**What the task asks**: Use the entries below to count the lines that hold the word "phylogenetic"; answer with the number only.

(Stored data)
------------------------------------------------

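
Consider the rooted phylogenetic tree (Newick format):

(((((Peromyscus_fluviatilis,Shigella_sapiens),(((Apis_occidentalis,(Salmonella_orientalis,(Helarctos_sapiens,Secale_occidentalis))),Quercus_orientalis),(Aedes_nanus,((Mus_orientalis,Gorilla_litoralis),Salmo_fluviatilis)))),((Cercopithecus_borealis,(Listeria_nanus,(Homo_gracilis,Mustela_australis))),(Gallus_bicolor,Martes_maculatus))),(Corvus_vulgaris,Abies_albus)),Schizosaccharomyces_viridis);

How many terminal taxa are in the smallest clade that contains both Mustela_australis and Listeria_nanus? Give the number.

3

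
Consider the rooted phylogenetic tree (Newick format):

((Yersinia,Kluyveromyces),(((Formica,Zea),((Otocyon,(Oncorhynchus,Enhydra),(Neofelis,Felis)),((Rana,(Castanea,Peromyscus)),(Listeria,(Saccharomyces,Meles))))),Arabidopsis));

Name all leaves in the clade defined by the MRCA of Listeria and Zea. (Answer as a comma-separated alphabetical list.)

Castanea, Enhydra, Felis, Formica, Listeria, Meles, Neofelis, Oncorhynchus, Otocyon, Peromyscus, Rana, Saccharomyces, Zea

Tracing Listeria: it sits inside (Listeria,(Saccharomyces,Meles)).
Tracing Zea: it sits inside (Formica,Zea).
The smallest clade enclosing both is ((Formica,Zea),((Otocyon,(Oncorhynchus,Enhydra),(Neofelis,Felis)),((Rana,(Castanea,Peromyscus)),(Listeria,(Saccharomyces,Meles))))); the answer is its 13 terminal taxa in alphabetical order.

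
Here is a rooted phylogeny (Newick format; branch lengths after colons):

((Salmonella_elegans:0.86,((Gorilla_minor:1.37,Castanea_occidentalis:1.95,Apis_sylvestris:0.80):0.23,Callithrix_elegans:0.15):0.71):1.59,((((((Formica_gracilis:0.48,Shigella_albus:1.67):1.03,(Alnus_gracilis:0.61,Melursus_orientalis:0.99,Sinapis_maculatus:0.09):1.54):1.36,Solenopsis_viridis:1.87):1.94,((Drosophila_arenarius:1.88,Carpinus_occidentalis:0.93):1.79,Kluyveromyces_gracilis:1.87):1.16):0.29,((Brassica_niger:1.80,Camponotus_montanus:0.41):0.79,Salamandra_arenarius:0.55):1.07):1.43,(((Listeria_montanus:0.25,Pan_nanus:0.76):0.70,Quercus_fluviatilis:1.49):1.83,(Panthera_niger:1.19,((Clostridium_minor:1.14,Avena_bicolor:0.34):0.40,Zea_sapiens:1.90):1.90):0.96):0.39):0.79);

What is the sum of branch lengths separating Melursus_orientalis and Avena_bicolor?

11.54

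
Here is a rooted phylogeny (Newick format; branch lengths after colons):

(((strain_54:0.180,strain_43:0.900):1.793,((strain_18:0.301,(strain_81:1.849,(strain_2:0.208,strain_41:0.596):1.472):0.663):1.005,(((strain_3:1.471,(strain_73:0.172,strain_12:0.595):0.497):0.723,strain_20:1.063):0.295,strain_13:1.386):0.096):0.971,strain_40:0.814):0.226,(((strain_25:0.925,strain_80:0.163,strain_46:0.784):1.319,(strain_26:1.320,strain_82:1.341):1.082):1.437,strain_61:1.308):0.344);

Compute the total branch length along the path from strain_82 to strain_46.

The path runs strain_82 → … → MRCA → … → strain_46; the MRCA is the node subtending ((strain_25,strain_80,strain_46),(strain_26,strain_82)).
Branch lengths along that path: 1.341 + 1.082 + 1.319 + 0.784 = 4.526.

4.526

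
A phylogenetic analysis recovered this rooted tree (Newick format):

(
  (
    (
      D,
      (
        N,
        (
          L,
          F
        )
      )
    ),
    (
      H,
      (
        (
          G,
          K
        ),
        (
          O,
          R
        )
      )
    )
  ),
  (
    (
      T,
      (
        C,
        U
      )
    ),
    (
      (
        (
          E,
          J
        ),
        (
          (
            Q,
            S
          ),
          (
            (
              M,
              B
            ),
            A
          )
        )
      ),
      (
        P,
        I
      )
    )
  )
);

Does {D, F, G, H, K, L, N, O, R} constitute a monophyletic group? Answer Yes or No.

Yes

The most recent common ancestor of these taxa subtends ((D,(N,(L,F))),(H,((G,K),(O,R)))).
That clade has exactly 9 tips — every listed taxon and nothing else — so the group is monophyletic.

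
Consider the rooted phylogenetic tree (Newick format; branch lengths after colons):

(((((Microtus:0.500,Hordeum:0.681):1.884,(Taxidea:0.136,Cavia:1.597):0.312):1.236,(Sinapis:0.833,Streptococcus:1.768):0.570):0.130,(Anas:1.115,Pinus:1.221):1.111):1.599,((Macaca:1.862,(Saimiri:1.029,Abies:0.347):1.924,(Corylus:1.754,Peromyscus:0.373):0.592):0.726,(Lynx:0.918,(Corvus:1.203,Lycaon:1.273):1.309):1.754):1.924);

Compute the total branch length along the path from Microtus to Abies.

10.270

The path runs Microtus → … → MRCA → … → Abies; the MRCA is the root of the tree.
Branch lengths along that path: 0.500 + 1.884 + 1.236 + 0.130 + 1.599 + 1.924 + 0.726 + 1.924 + 0.347 = 10.270.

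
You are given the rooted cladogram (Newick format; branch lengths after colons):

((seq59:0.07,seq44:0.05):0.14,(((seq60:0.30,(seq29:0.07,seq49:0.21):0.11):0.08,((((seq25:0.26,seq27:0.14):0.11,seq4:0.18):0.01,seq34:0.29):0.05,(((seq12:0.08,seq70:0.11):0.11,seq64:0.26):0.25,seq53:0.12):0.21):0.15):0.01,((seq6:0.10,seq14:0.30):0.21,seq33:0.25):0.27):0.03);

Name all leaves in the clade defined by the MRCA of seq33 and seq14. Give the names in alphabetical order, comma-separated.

Tracing seq33: it sits inside ((seq6,seq14),seq33).
Tracing seq14: it sits inside (seq6,seq14).
The smallest clade enclosing both is ((seq6,seq14),seq33); the answer is its 3 terminal taxa in alphabetical order.

seq14, seq33, seq6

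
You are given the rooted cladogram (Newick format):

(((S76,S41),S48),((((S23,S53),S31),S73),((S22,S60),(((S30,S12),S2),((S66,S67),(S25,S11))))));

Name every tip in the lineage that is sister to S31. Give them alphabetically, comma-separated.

S23, S53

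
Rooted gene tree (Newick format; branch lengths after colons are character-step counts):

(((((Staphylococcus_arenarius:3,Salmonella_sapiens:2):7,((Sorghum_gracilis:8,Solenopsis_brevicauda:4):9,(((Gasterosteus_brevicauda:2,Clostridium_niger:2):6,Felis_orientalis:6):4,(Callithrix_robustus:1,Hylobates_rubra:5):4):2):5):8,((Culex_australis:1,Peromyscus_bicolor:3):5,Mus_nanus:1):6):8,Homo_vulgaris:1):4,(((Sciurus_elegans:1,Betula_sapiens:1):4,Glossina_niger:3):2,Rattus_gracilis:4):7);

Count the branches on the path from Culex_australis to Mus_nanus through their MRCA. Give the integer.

3

The MRCA of Culex_australis and Mus_nanus is the node subtending ((Culex_australis,Peromyscus_bicolor),Mus_nanus).
From Culex_australis up to that node: 2 branches. From Mus_nanus up to the same node: 1 branch. Total: 2 + 1 = 3.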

------------------------------------------------

**The completed task**: 4